**Task description:** From the listing that follows, extract every line and set it down unaltered.

**********

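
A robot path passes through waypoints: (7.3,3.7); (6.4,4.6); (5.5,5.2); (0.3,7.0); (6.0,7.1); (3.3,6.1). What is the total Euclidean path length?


Segment lengths:
  seg1 = sqrt((-0.9)^2 + (0.9)^2) = 1.2728
  seg2 = sqrt((-0.9)^2 + (0.6)^2) = 1.0817
  seg3 = sqrt((-5.2)^2 + (1.8)^2) = 5.5027
  seg4 = sqrt((5.7)^2 + (0.1)^2) = 5.7009
  seg5 = sqrt((-2.7)^2 + (-1.0)^2) = 2.8792
Total = 16.4373


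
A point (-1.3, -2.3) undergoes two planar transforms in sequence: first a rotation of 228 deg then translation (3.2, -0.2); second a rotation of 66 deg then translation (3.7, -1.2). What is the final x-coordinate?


After transform 1:
x1 = cos(228)*-1.3 - sin(228)*-2.3 + 3.2 = 2.3606
y1 = sin(228)*-1.3 + cos(228)*-2.3 + -0.2 = 2.3051
After transform 2:
x2 = cos(66)*2.3606 - sin(66)*2.3051 + 3.7
= 2.5544


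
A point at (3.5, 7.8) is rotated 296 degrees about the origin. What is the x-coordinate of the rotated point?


x' = x*cos(theta) - y*sin(theta)
cos(296 deg) = 0.4384, sin(296 deg) = -0.8988
x' = 3.5 * 0.4384 - 7.8 * -0.8988
= 1.5343 - -7.0106
= 8.5449


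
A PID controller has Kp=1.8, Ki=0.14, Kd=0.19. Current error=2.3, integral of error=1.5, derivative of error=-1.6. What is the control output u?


u = Kp*e + Ki*int(e) + Kd*de/dt
= 1.8*2.3 + 0.14*1.5 + 0.19*(-1.6)
= 4.14 + 0.21 + -0.304
= 4.046


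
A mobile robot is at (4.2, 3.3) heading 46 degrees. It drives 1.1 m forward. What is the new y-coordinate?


y_new = y0 + d*sin(theta)
= 3.3 + 1.1*sin(46)
= 3.3 + 0.7913
= 4.0913


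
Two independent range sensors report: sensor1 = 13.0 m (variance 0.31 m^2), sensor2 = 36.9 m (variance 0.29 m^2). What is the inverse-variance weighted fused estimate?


w1 = (1/var1) / (1/var1 + 1/var2)
   = 3.2258 / (3.2258 + 3.4483) = 0.4833
w2 = 1 - w1 = 0.5167
fused = w1*s1 + w2*s2 = 6.2833 + 19.065
= 25.3483 m


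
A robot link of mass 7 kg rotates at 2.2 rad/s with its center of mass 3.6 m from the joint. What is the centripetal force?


F = m * omega^2 * r
= 7 * 2.2^2 * 3.6
= 7 * 4.84 * 3.6
= 121.968 N


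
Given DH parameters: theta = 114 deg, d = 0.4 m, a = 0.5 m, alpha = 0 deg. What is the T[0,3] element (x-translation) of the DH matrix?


T[0,3] = a * cos(theta)
= 0.5 * cos(114 deg)
= 0.5 * -0.4067
= -0.2034


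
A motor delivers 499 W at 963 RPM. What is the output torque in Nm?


omega = 963 * 2*pi/60 = 100.8451 rad/s
tau = P / omega = 499 / 100.8451
= 4.9482 Nm


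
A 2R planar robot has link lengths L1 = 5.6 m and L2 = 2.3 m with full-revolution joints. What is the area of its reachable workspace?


r_max = L1 + L2 = 7.9 m
r_min = |L1 - L2| = 3.3 m
Area = pi*(r_max^2 - r_min^2)
= pi*(62.41 - 10.89)
= pi * 51.52
= 161.8549 m^2


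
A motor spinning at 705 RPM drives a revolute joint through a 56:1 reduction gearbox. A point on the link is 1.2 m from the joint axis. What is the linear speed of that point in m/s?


omega_motor = 705 * 2*pi/60 = 73.8274 rad/s
omega_joint = omega_motor / 56 = 1.3183 rad/s
v = omega_joint * r = 1.3183 * 1.2
= 1.582 m/s


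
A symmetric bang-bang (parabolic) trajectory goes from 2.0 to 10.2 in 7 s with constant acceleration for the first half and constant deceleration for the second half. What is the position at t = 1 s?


Symmetric rest-to-rest: each phase covers (pf-p0)/2 in time T/2. 0.5*a*(T/2)^2 = (pf-p0)/2 => a = 4*(pf-p0)/T^2
a = 4*(10.2-2.0)/7^2 = 0.6694
t = 1 is in the acceleration phase (t <= T/2).
p = p0 + 0.5*a*t^2 = 2.0 + 0.5*0.6694*1^2
= 2.3347


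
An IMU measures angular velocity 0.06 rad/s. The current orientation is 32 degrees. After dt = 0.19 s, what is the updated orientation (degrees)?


delta_theta = w * dt = 0.06 * 0.19 = 0.0114 rad
= 0.6532 deg
theta_new = 32 + 0.6532 = 32.6532 deg


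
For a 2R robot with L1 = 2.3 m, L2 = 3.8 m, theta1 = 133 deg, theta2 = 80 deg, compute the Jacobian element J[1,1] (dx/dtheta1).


J[1,1] = -L1*sin(t1) - L2*sin(t1+t2)
= -2.3*sin(133) - 3.8*sin(213)
= 0.3875


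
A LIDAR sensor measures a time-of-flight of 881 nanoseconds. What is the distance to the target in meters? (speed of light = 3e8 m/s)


tof = 881 ns = 8.81e-07 s
dist = c * tof / 2
= 3e8 * 8.81e-07 / 2
= 132.15 m


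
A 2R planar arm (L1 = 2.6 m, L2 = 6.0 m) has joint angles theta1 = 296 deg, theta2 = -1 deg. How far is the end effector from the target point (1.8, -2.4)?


End effector via forward kinematics:
x = L1*cos(t1) + L2*cos(t1+t2) = 3.6755
y = L1*sin(t1) + L2*sin(t1+t2) = -7.7747
Distance to target:
d = sqrt((1.8 - 3.6755)^2 + (-2.4 - -7.7747)^2)
= sqrt(3.5174 + 28.8875)
= 5.6925 m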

**********

**Task answer:**
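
A robot path passes through waypoints: (7.3,3.7); (6.4,4.6); (5.5,5.2); (0.3,7.0); (6.0,7.1); (3.3,6.1). What is the total Euclidean path length?


Segment lengths:
  seg1 = sqrt((-0.9)^2 + (0.9)^2) = 1.2728
  seg2 = sqrt((-0.9)^2 + (0.6)^2) = 1.0817
  seg3 = sqrt((-5.2)^2 + (1.8)^2) = 5.5027
  seg4 = sqrt((5.7)^2 + (0.1)^2) = 5.7009
  seg5 = sqrt((-2.7)^2 + (-1.0)^2) = 2.8792
Total = 16.4373


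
A point (-1.3, -2.3) undergoes two planar transforms in sequence: first a rotation of 228 deg then translation (3.2, -0.2); second a rotation of 66 deg then translation (3.7, -1.2). What is the final x-coordinate?


After transform 1:
x1 = cos(228)*-1.3 - sin(228)*-2.3 + 3.2 = 2.3606
y1 = sin(228)*-1.3 + cos(228)*-2.3 + -0.2 = 2.3051
After transform 2:
x2 = cos(66)*2.3606 - sin(66)*2.3051 + 3.7
= 2.5544


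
A point at (3.5, 7.8) is rotated 296 degrees about the origin. What is the x-coordinate of the rotated point?


x' = x*cos(theta) - y*sin(theta)
cos(296 deg) = 0.4384, sin(296 deg) = -0.8988
x' = 3.5 * 0.4384 - 7.8 * -0.8988
= 1.5343 - -7.0106
= 8.5449


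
A PID controller has Kp=1.8, Ki=0.14, Kd=0.19. Current error=2.3, integral of error=1.5, derivative of error=-1.6. What is the control output u?


u = Kp*e + Ki*int(e) + Kd*de/dt
= 1.8*2.3 + 0.14*1.5 + 0.19*(-1.6)
= 4.14 + 0.21 + -0.304
= 4.046


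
A mobile robot is at (4.2, 3.3) heading 46 degrees. It drives 1.1 m forward. What is the new y-coordinate?


y_new = y0 + d*sin(theta)
= 3.3 + 1.1*sin(46)
= 3.3 + 0.7913
= 4.0913


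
Two independent range sensors report: sensor1 = 13.0 m (variance 0.31 m^2), sensor2 = 36.9 m (variance 0.29 m^2). What is the inverse-variance weighted fused estimate?


w1 = (1/var1) / (1/var1 + 1/var2)
   = 3.2258 / (3.2258 + 3.4483) = 0.4833
w2 = 1 - w1 = 0.5167
fused = w1*s1 + w2*s2 = 6.2833 + 19.065
= 25.3483 m


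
A robot link of mass 7 kg rotates at 2.2 rad/s with its center of mass 3.6 m from the joint. What is the centripetal force?


F = m * omega^2 * r
= 7 * 2.2^2 * 3.6
= 7 * 4.84 * 3.6
= 121.968 N


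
Given DH parameters: theta = 114 deg, d = 0.4 m, a = 0.5 m, alpha = 0 deg. What is the T[0,3] element (x-translation) of the DH matrix?


T[0,3] = a * cos(theta)
= 0.5 * cos(114 deg)
= 0.5 * -0.4067
= -0.2034


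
A motor delivers 499 W at 963 RPM. What is the output torque in Nm?


omega = 963 * 2*pi/60 = 100.8451 rad/s
tau = P / omega = 499 / 100.8451
= 4.9482 Nm


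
A 2R planar robot has link lengths L1 = 5.6 m and L2 = 2.3 m with full-revolution joints. What is the area of its reachable workspace?


r_max = L1 + L2 = 7.9 m
r_min = |L1 - L2| = 3.3 m
Area = pi*(r_max^2 - r_min^2)
= pi*(62.41 - 10.89)
= pi * 51.52
= 161.8549 m^2


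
A motor spinning at 705 RPM drives a revolute joint through a 56:1 reduction gearbox. A point on the link is 1.2 m from the joint axis. What is the linear speed of that point in m/s?


omega_motor = 705 * 2*pi/60 = 73.8274 rad/s
omega_joint = omega_motor / 56 = 1.3183 rad/s
v = omega_joint * r = 1.3183 * 1.2
= 1.582 m/s


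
A symmetric bang-bang (parabolic) trajectory goes from 2.0 to 10.2 in 7 s with constant acceleration for the first half and constant deceleration for the second half. What is the position at t = 1 s?


Symmetric rest-to-rest: each phase covers (pf-p0)/2 in time T/2. 0.5*a*(T/2)^2 = (pf-p0)/2 => a = 4*(pf-p0)/T^2
a = 4*(10.2-2.0)/7^2 = 0.6694
t = 1 is in the acceleration phase (t <= T/2).
p = p0 + 0.5*a*t^2 = 2.0 + 0.5*0.6694*1^2
= 2.3347


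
An IMU measures angular velocity 0.06 rad/s. The current orientation is 32 degrees. After dt = 0.19 s, what is the updated orientation (degrees)?


delta_theta = w * dt = 0.06 * 0.19 = 0.0114 rad
= 0.6532 deg
theta_new = 32 + 0.6532 = 32.6532 deg


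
For a 2R robot with L1 = 2.3 m, L2 = 3.8 m, theta1 = 133 deg, theta2 = 80 deg, compute the Jacobian element J[1,1] (dx/dtheta1).


J[1,1] = -L1*sin(t1) - L2*sin(t1+t2)
= -2.3*sin(133) - 3.8*sin(213)
= 0.3875


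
A LIDAR sensor measures a time-of-flight of 881 nanoseconds. What is the distance to the target in meters? (speed of light = 3e8 m/s)


tof = 881 ns = 8.81e-07 s
dist = c * tof / 2
= 3e8 * 8.81e-07 / 2
= 132.15 m


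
A 2R planar arm (L1 = 2.6 m, L2 = 6.0 m) has joint angles theta1 = 296 deg, theta2 = -1 deg. How far is the end effector from the target point (1.8, -2.4)?


End effector via forward kinematics:
x = L1*cos(t1) + L2*cos(t1+t2) = 3.6755
y = L1*sin(t1) + L2*sin(t1+t2) = -7.7747
Distance to target:
d = sqrt((1.8 - 3.6755)^2 + (-2.4 - -7.7747)^2)
= sqrt(3.5174 + 28.8875)
= 5.6925 m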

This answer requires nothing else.